Data records:
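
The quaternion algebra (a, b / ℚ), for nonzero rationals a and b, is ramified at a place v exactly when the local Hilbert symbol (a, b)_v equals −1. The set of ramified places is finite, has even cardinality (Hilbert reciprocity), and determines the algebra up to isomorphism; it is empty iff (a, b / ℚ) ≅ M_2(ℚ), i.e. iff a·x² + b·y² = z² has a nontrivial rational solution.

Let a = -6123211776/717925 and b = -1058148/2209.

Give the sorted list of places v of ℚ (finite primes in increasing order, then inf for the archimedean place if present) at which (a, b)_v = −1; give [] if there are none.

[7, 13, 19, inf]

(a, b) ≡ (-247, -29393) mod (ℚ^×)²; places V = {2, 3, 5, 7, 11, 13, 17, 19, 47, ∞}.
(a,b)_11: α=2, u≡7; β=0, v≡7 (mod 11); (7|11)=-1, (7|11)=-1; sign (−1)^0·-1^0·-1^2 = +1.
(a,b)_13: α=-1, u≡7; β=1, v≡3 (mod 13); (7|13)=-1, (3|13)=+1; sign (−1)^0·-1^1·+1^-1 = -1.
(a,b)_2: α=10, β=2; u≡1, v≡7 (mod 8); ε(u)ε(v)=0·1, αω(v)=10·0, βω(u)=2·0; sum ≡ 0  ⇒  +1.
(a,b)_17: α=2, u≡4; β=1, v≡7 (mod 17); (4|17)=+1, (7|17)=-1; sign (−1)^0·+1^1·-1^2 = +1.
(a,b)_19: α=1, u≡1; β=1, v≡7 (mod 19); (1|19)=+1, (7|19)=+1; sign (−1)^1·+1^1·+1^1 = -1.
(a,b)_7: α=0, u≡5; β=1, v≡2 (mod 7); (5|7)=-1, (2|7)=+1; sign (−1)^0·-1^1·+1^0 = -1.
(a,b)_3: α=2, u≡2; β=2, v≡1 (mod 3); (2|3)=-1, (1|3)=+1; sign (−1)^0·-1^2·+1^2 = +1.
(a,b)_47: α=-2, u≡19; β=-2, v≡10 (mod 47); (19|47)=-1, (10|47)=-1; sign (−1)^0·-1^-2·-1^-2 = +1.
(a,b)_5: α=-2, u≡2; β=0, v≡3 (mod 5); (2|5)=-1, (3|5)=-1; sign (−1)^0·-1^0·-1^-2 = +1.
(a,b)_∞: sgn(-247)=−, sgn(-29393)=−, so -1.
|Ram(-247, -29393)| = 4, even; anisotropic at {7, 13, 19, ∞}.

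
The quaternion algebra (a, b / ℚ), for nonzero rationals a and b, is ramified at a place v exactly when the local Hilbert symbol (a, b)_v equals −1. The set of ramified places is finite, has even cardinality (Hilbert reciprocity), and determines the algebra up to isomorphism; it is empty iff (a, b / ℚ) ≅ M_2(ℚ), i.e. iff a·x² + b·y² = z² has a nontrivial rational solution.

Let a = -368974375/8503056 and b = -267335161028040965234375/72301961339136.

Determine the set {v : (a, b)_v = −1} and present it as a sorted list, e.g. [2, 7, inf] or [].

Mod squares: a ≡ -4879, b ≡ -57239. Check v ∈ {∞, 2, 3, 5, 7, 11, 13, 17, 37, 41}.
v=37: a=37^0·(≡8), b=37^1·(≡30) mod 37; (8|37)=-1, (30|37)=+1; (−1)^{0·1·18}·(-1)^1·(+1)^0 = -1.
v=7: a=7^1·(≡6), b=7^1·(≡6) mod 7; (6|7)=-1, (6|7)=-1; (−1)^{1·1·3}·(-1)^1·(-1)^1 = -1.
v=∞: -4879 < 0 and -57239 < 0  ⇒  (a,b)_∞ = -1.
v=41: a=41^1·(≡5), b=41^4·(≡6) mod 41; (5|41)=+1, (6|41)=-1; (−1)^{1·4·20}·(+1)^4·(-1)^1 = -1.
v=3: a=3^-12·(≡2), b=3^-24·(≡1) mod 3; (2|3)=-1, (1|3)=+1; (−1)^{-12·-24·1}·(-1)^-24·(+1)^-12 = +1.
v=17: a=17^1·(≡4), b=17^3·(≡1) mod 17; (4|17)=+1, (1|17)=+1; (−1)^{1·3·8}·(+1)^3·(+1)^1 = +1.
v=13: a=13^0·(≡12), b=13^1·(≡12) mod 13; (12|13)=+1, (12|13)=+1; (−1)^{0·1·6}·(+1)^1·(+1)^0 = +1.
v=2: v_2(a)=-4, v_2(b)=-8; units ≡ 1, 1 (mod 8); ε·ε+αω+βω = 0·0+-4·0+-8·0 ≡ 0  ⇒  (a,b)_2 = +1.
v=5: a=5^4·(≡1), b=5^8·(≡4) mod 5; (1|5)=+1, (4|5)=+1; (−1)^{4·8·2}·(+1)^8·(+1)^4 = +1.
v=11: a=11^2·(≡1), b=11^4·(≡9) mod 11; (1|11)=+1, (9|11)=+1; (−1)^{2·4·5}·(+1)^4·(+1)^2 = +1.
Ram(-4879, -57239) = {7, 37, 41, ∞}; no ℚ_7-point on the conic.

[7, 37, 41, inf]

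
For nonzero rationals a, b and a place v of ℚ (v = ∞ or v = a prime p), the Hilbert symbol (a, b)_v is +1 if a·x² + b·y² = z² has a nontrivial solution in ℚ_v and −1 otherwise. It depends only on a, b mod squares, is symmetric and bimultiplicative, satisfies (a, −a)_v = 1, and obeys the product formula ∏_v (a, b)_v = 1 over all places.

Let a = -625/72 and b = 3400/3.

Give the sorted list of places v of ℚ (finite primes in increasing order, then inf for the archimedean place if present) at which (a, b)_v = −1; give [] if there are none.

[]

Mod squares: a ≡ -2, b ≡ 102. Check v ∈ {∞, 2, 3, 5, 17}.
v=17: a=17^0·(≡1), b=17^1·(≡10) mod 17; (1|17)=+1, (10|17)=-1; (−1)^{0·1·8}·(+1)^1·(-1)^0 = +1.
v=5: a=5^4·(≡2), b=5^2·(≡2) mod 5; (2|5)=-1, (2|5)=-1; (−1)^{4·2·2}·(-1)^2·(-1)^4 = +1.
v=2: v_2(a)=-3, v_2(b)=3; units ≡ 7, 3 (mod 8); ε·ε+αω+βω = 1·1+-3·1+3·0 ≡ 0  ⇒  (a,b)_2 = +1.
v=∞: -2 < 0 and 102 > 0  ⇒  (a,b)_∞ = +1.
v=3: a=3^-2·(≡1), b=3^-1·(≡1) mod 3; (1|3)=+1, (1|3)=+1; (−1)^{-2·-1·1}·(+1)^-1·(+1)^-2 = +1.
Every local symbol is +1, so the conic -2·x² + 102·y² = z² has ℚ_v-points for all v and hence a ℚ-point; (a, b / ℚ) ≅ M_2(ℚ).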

Task instructions: Give again, exactly as written, every line from the first one above through the line that has "Let a = -6123211776/717925" in it.

Answer to the problem:
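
The quaternion algebra (a, b / ℚ), for nonzero rationals a and b, is ramified at a place v exactly when the local Hilbert symbol (a, b)_v equals −1. The set of ramified places is finite, has even cardinality (Hilbert reciprocity), and determines the algebra up to isomorphism; it is empty iff (a, b / ℚ) ≅ M_2(ℚ), i.e. iff a·x² + b·y² = z² has a nontrivial rational solution.

Let a = -6123211776/717925 and b = -1058148/2209.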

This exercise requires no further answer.